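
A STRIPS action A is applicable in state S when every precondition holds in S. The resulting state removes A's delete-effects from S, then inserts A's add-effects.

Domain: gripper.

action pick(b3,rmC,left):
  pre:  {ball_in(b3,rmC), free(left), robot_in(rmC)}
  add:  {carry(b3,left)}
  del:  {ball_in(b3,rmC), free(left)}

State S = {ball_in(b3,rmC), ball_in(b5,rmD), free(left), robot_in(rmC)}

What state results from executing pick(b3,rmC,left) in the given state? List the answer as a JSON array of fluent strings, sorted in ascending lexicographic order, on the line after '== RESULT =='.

Progress:
  pre ⊆ S: {ball_in(b3,rmC), free(left), robot_in(rmC)} ⊆ S  — applicable
  S \ del = {ball_in(b5,rmD), robot_in(rmC)}
  ∪ add   = {ball_in(b5,rmD), carry(b3,left), robot_in(rmC)}

== RESULT ==
["ball_in(b5,rmD)", "carry(b3,left)", "robot_in(rmC)"]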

_WHAT THIS TASK INVOLVES_: Lines above containing "action": give their number only.

_RESPONSE_: 2